* TASK STATEMENT *
Exactly reproduce the lines from the one holding "a6 at (1,1) state=0" through the final line of the listing below, with both ends included and nothing else.

·····

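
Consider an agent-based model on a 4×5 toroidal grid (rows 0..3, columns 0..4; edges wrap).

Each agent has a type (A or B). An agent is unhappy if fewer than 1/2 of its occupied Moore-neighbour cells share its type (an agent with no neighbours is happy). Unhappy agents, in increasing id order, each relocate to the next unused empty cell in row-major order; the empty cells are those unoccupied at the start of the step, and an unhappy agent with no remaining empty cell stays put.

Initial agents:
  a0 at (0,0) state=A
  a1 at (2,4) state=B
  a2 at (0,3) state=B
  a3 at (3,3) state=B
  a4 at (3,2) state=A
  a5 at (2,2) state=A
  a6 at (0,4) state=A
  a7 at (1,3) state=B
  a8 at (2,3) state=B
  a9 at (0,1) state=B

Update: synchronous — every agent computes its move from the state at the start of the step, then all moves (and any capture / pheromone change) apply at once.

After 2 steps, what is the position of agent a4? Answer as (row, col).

(0, 1)

t=1: a0@(0,0):A a1@(2,4):B a2@(0,3):B a3@(3,3):B a4@(0,2):A a5@(1,0):A a6@(1,1):A a7@(1,3):B a8@(2,3):B a9@(1,2):B
t=2: a0@(0,0):A a1@(2,4):B a2@(0,3):B a3@(3,3):B a4@(0,1):A a5@(1,0):A a6@(1,1):A a7@(1,3):B a8@(2,3):B a9@(1,2):B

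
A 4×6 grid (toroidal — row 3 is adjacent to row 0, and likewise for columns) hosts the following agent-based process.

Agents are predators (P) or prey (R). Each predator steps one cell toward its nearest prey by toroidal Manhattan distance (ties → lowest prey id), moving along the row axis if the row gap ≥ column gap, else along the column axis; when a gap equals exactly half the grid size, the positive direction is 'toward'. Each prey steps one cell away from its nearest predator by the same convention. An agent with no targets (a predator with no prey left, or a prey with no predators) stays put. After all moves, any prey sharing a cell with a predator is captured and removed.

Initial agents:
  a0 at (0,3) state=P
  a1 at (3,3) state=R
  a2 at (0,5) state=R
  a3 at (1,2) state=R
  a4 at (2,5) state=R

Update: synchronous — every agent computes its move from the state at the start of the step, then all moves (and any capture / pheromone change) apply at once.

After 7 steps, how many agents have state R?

t=1: a0@(3,3):P a1@(2,3):R a2@(0,0):R a3@(2,2):R a4@(1,5):R
t=2: a0@(2,3):P a1@(1,3):R a2@(0,5):R a3@(1,2):R a4@(0,5):R
t=3: a0@(1,3):P a1@(0,3):R a2@(3,5):R a3@(0,2):R a4@(3,5):R
t=4: a0@(0,3):P a1@(3,3):R a2@(2,5):R a3@(3,2):R a4@(2,5):R
t=5: a0@(3,3):P a1@(2,3):R a2@(1,5):R a3@(2,2):R a4@(1,5):R
t=6: a0@(2,3):P a1@(1,3):R a2@(0,5):R a3@(1,2):R a4@(0,5):R
t=7: a0@(1,3):P a1@(0,3):R a2@(3,5):R a3@(0,2):R a4@(3,5):R

4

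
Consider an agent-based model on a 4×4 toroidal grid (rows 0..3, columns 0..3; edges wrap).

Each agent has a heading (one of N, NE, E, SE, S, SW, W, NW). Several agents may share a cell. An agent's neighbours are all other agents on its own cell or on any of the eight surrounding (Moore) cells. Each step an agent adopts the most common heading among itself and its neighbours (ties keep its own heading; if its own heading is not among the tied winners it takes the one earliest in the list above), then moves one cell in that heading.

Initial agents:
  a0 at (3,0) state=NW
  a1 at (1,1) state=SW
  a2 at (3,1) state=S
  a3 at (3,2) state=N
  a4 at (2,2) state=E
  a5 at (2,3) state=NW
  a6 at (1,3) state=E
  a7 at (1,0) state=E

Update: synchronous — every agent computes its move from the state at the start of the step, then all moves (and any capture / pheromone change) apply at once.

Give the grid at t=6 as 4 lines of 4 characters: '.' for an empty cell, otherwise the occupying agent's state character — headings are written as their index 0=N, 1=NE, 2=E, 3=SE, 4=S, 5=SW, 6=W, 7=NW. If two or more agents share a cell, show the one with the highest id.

..2.
.222
22.2
....

t=1: a0@(2,3):NW a1@(1,2):E a2@(0,1):S a3@(2,2):N a4@(2,3):E a5@(2,0):E a6@(1,0):E a7@(1,1):E
t=2: a0@(2,0):E a1@(1,3):E a2@(0,2):E a3@(2,3):E a4@(2,0):E a5@(2,1):E a6@(1,1):E a7@(1,2):E
t=3: a0@(2,1):E a1@(1,0):E a2@(0,3):E a3@(2,0):E a4@(2,1):E a5@(2,2):E a6@(1,2):E a7@(1,3):E
t=4: a0@(2,2):E a1@(1,1):E a2@(0,0):E a3@(2,1):E a4@(2,2):E a5@(2,3):E a6@(1,3):E a7@(1,0):E
t=5: a0@(2,3):E a1@(1,2):E a2@(0,1):E a3@(2,2):E a4@(2,3):E a5@(2,0):E a6@(1,0):E a7@(1,1):E
t=6: a0@(2,0):E a1@(1,3):E a2@(0,2):E a3@(2,3):E a4@(2,0):E a5@(2,1):E a6@(1,1):E a7@(1,2):E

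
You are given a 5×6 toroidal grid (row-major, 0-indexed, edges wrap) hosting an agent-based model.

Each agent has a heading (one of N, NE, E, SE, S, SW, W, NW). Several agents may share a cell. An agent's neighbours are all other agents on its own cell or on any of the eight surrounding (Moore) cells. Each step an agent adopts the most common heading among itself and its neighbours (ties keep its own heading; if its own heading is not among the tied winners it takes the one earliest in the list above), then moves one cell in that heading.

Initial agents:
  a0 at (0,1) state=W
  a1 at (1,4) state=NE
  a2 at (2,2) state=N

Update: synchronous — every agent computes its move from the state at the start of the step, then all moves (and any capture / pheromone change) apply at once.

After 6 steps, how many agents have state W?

t=1: a0@(0,0):W a1@(0,5):NE a2@(1,2):N
t=2: a0@(0,5):W a1@(4,0):NE a2@(0,2):N
t=3: a0@(0,4):W a1@(3,1):NE a2@(4,2):N
t=4: a0@(0,3):W a1@(2,2):NE a2@(3,2):N
t=5: a0@(0,2):W a1@(1,3):NE a2@(2,2):N
t=6: a0@(0,1):W a1@(0,4):NE a2@(1,2):N

1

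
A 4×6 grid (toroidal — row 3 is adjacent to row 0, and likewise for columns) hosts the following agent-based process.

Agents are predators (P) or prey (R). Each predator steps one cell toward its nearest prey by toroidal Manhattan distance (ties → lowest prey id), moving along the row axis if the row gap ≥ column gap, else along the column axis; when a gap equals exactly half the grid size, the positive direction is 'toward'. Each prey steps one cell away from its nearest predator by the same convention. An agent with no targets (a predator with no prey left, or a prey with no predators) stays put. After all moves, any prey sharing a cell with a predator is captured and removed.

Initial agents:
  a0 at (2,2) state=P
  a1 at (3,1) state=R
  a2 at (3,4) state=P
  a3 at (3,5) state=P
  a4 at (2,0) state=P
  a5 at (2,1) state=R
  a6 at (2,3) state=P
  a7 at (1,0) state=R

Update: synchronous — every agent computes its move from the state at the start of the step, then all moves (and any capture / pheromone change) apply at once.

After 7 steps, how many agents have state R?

2

t=1: a0@(2,1):P a1@(0,1):R a2@(3,5):P a3@(3,0):P a4@(2,1):P a5@(2,0):R a6@(2,2):P a7@(0,0):R
t=2: a0@(2,0):P a1@(3,1):R a2@(2,5):P a3@(2,0):P a4@(2,0):P a6@(2,1):P a7@(1,0):R
t=3: a0@(1,0):P a1@(0,1):R a2@(1,5):P a3@(1,0):P a4@(1,0):P a6@(3,1):P a7@(0,0):R
t=4: a0@(0,0):P a1@(1,1):R a2@(0,5):P a3@(0,0):P a4@(0,0):P a6@(0,1):P a7@(3,0):R
t=5: a0@(3,0):P a1@(2,1):R a2@(3,5):P a3@(3,0):P a4@(3,0):P a6@(1,1):P a7@(2,0):R
t=6: a0@(2,0):P a1@(3,1):R a2@(2,5):P a3@(2,0):P a4@(2,0):P a6@(2,1):P a7@(1,0):R
t=7: a0@(1,0):P a1@(0,1):R a2@(1,5):P a3@(1,0):P a4@(1,0):P a6@(3,1):P a7@(0,0):R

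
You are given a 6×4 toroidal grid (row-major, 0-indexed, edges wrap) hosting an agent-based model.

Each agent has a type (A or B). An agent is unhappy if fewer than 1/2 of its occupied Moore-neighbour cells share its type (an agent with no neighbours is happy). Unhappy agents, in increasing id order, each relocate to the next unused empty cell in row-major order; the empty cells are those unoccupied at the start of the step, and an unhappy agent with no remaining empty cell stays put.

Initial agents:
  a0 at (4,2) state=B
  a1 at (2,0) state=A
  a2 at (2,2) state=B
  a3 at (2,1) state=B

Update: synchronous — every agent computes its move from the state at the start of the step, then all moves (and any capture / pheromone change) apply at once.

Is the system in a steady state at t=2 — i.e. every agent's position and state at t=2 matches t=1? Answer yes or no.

t=1: a0@(4,2):B a1@(0,0):A a2@(2,2):B a3@(2,1):B
t=2: (unchanged — steady state)

yes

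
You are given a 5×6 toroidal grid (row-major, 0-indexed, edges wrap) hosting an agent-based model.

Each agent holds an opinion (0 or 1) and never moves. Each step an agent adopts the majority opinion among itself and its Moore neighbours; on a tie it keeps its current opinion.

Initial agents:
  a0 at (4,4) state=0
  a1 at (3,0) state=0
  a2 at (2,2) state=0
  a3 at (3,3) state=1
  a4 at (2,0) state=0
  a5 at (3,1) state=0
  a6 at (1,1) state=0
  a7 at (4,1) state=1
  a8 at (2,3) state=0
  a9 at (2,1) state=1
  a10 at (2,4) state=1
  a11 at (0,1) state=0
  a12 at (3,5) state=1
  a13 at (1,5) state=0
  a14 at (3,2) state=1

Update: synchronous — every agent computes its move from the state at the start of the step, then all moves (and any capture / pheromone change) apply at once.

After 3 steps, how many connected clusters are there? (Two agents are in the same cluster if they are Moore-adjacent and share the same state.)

2

t=1: a0@(4,4):1 a1@(3,0):0 a2@(2,2):0 a3@(3,3):1 a4@(2,0):0 a5@(3,1):0 a6@(1,1):0 a7@(4,1):0 a8@(2,3):1 a9@(2,1):0 a10@(2,4):1 a11@(0,1):0 a12@(3,5):0 a13@(1,5):0 a14@(3,2):1
t=2: a0@(4,4):1 a1@(3,0):0 a2@(2,2):0 a3@(3,3):1 a4@(2,0):0 a5@(3,1):0 a6@(1,1):0 a7@(4,1):0 a8@(2,3):1 a9@(2,1):0 a10@(2,4):1 a11@(0,1):0 a12@(3,5):0 a13@(1,5):0 a14@(3,2):0
t=3: (unchanged — steady state)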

·····

* EXERCISE RESULT *
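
  a6 at (1,1) state=0
  a7 at (4,1) state=1
  a8 at (2,3) state=0
  a9 at (2,1) state=1
  a10 at (2,4) state=1
  a11 at (0,1) state=0
  a12 at (3,5) state=1
  a13 at (1,5) state=0
  a14 at (3,2) state=1

Update: synchronous — every agent computes its move from the state at the start of the step, then all moves (and any capture / pheromone change) apply at once.

After 3 steps, how many connected clusters are there? (Two agents are in the same cluster if they are Moore-adjacent and share the same state.)

2

t=1: a0@(4,4):1 a1@(3,0):0 a2@(2,2):0 a3@(3,3):1 a4@(2,0):0 a5@(3,1):0 a6@(1,1):0 a7@(4,1):0 a8@(2,3):1 a9@(2,1):0 a10@(2,4):1 a11@(0,1):0 a12@(3,5):0 a13@(1,5):0 a14@(3,2):1
t=2: a0@(4,4):1 a1@(3,0):0 a2@(2,2):0 a3@(3,3):1 a4@(2,0):0 a5@(3,1):0 a6@(1,1):0 a7@(4,1):0 a8@(2,3):1 a9@(2,1):0 a10@(2,4):1 a11@(0,1):0 a12@(3,5):0 a13@(1,5):0 a14@(3,2):0
t=3: (unchanged — steady state)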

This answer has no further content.